(Records from a data collection)

::::::

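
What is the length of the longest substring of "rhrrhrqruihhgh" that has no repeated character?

5

[r] len 1
[r, h] len 2
[h, r] len 2
[r] len 1
[r, h] len 2
[h, r] len 2
[h, r, q] len 3
[q, r] len 2
[q, r, u] len 3
[q, r, u, i] len 4
[q, r, u, i, h] len 5
[h] len 1
[h, g] len 2
[g, h] len 2
Longest all-distinct length: 5.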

::::::

Exercise objective:
Could you reproduce every record exactly as written?

Solution for this task:
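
What is the length of the longest substring of "rhrrhrqruihhgh" that has no repeated character?

5

[r] len 1
[r, h] len 2
[h, r] len 2
[r] len 1
[r, h] len 2
[h, r] len 2
[h, r, q] len 3
[q, r] len 2
[q, r, u] len 3
[q, r, u, i] len 4
[q, r, u, i, h] len 5
[h] len 1
[h, g] len 2
[g, h] len 2
Longest all-distinct length: 5.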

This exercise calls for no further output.